Input records:
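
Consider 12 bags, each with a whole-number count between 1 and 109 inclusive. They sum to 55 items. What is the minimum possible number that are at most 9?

8

Let j be the number exceeding 9. Then the total is ≥ 10·j + 1·(12 − j) = 12 + 9j.
So 9j ≤ 43 and j ≤ 4; hence at least 12 − 4 = 8 are ≤ 9.
Exactly 8 works: 8 values at 1 and 4 at 10 total 48; raise one of the low values by 7 (still ≤ 9) to hit 55.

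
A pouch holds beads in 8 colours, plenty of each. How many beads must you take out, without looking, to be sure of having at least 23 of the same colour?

177

In the worst case you draw 22 of each of the 8 colours: 8 × 22 = 176.
One more forces 23 of some colour, so 176 + 1 = 177.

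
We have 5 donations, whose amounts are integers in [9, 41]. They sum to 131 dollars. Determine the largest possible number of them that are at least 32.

3

With k values at 32 or above and the rest at least 9, the sum is at least 45 + 23k.
Since the sum is 131, we need 23k ≤ 86, i.e. k ≤ 3.
k = 3 is achieved by 3 values at 32 and 2 at 9, total 114; add 17 to one value (staying below 32) to reach 131.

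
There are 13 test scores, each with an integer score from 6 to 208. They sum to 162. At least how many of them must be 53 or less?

12

If only k of them are at most 53, the other 13 − k are at least 54, so the total is at least (13 − k)·54 + k·6.
This is ≤ 162, so (13 − k)·54 + 6k ≤ 162, which gives k ≥ 12.
Exactly 12 works: 12 values at 6 and 1 at 54 total 126; raise one of the low values by 36 (still ≤ 53) to hit 162.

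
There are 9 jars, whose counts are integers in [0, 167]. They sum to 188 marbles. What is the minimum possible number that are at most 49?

Each value above 49 is at least 50, contributing at least 50 − 0 = 50 above the floor 0.
The sum exceeds the floor total 0 by 188, so at most ⌊188/50⌋ = 3 exceed 49, and at least 6 are ≤ 49.
Exactly 6 works: 6 values at 0 and 3 at 50 total 150; raise one of the low values by 38 (still ≤ 49) to hit 188.

6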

What you have to do: Print all of the data exactly as it was given.

Your solution:
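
Consider 12 bags, each with a whole-number count between 1 and 109 inclusive. They sum to 55 items. What is the minimum possible number that are at most 9?

8

Let j be the number exceeding 9. Then the total is ≥ 10·j + 1·(12 − j) = 12 + 9j.
So 9j ≤ 43 and j ≤ 4; hence at least 12 − 4 = 8 are ≤ 9.
Exactly 8 works: 8 values at 1 and 4 at 10 total 48; raise one of the low values by 7 (still ≤ 9) to hit 55.

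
A pouch holds beads in 8 colours, plenty of each. How many beads must you take out, without looking, to be sure of having at least 23 of the same colour?

177

In the worst case you draw 22 of each of the 8 colours: 8 × 22 = 176.
One more forces 23 of some colour, so 176 + 1 = 177.

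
We have 5 donations, whose amounts are integers in [9, 41]. They sum to 131 dollars. Determine the largest possible number of them that are at least 32.

3

With k values at 32 or above and the rest at least 9, the sum is at least 45 + 23k.
Since the sum is 131, we need 23k ≤ 86, i.e. k ≤ 3.
k = 3 is achieved by 3 values at 32 and 2 at 9, total 114; add 17 to one value (staying below 32) to reach 131.

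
There are 13 test scores, each with an integer score from 6 to 208. They sum to 162. At least how many of them must be 53 or less?

12

If only k of them are at most 53, the other 13 − k are at least 54, so the total is at least (13 − k)·54 + k·6.
This is ≤ 162, so (13 − k)·54 + 6k ≤ 162, which gives k ≥ 12.
Exactly 12 works: 12 values at 6 and 1 at 54 total 126; raise one of the low values by 36 (still ≤ 53) to hit 162.

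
There are 9 jars, whose counts are integers in [0, 167]. They sum to 188 marbles. What is the minimum possible number that are at most 49?

Each value above 49 is at least 50, contributing at least 50 − 0 = 50 above the floor 0.
The sum exceeds the floor total 0 by 188, so at most ⌊188/50⌋ = 3 exceed 49, and at least 6 are ≤ 49.
Exactly 6 works: 6 values at 0 and 3 at 50 total 150; raise one of the low values by 38 (still ≤ 49) to hit 188.

6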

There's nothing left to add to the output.